═════ Available records
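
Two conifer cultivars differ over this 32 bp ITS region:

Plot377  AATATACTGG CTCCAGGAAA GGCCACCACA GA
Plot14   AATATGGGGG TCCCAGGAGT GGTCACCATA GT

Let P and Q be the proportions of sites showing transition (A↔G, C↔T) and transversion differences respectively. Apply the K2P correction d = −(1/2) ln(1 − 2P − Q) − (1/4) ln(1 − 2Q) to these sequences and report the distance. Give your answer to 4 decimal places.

0.4185

The sequences differ at positions 6 (A/G, transition), 7 (C/G, transversion), 8 (T/G, transversion), 11 (C/T, transition), 12 (T/C, transition), 19 (A/G, transition), 20 (A/T, transversion), 23 (C/T, transition), 29 (C/T, transition), 32 (A/T, transversion).
Of the 10 differences, 6 transitions and 4 transversions over 32 sites: P = 6/32 = 0.187500, Q = 4/32 = 0.125000.
d = −0.5·ln(0.500000) − 0.25·ln(0.750000) = −0.5·(-0.693147) − 0.25·(-0.287682) = 0.4185.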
══════════
Exercise goal:
The line containing "TCCCAGGAGT GGTCACCATA GT" marks the end. Please print exactly every line from the top of the data to it, both included, and nothing more.

Response to this task:
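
Two conifer cultivars differ over this 32 bp ITS region:

Plot377  AATATACTGG CTCCAGGAAA GGCCACCACA GA
Plot14   AATATGGGGG TCCCAGGAGT GGTCACCATA GT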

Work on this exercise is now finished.